▼

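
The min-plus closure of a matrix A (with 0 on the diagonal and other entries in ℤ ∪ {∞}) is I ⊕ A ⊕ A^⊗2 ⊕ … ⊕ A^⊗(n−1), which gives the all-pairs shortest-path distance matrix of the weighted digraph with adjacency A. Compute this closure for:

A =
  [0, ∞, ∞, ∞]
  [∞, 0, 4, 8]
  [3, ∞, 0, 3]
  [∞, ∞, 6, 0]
Closure =
  [0, ∞, ∞, ∞]
  [7, 0, 4, 7]
  [3, ∞, 0, 3]
  [9, ∞, 6, 0]

This is the Floyd-Warshall all-pairs shortest-path computation. For each intermediate vertex k = 0, 1, …, 3, update dist[i][j] ← min(dist[i][j], dist[i][k] + dist[k][j]). The final matrix gives, for each (i, j), the minimum total weight of any directed path from i to j (possibly empty when i = j).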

▲

• **WORK INSTRUCTIONS**: Retyping the whole listing exactly is the task here.

• **OUTPUT BELOW**:
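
The min-plus closure of a matrix A (with 0 on the diagonal and other entries in ℤ ∪ {∞}) is I ⊕ A ⊕ A^⊗2 ⊕ … ⊕ A^⊗(n−1), which gives the all-pairs shortest-path distance matrix of the weighted digraph with adjacency A. Compute this closure for:

A =
  [0, ∞, ∞, ∞]
  [∞, 0, 4, 8]
  [3, ∞, 0, 3]
  [∞, ∞, 6, 0]
Closure =
  [0, ∞, ∞, ∞]
  [7, 0, 4, 7]
  [3, ∞, 0, 3]
  [9, ∞, 6, 0]

This is the Floyd-Warshall all-pairs shortest-path computation. For each intermediate vertex k = 0, 1, …, 3, update dist[i][j] ← min(dist[i][j], dist[i][k] + dist[k][j]). The final matrix gives, for each (i, j), the minimum total weight of any directed path from i to j (possibly empty when i = j).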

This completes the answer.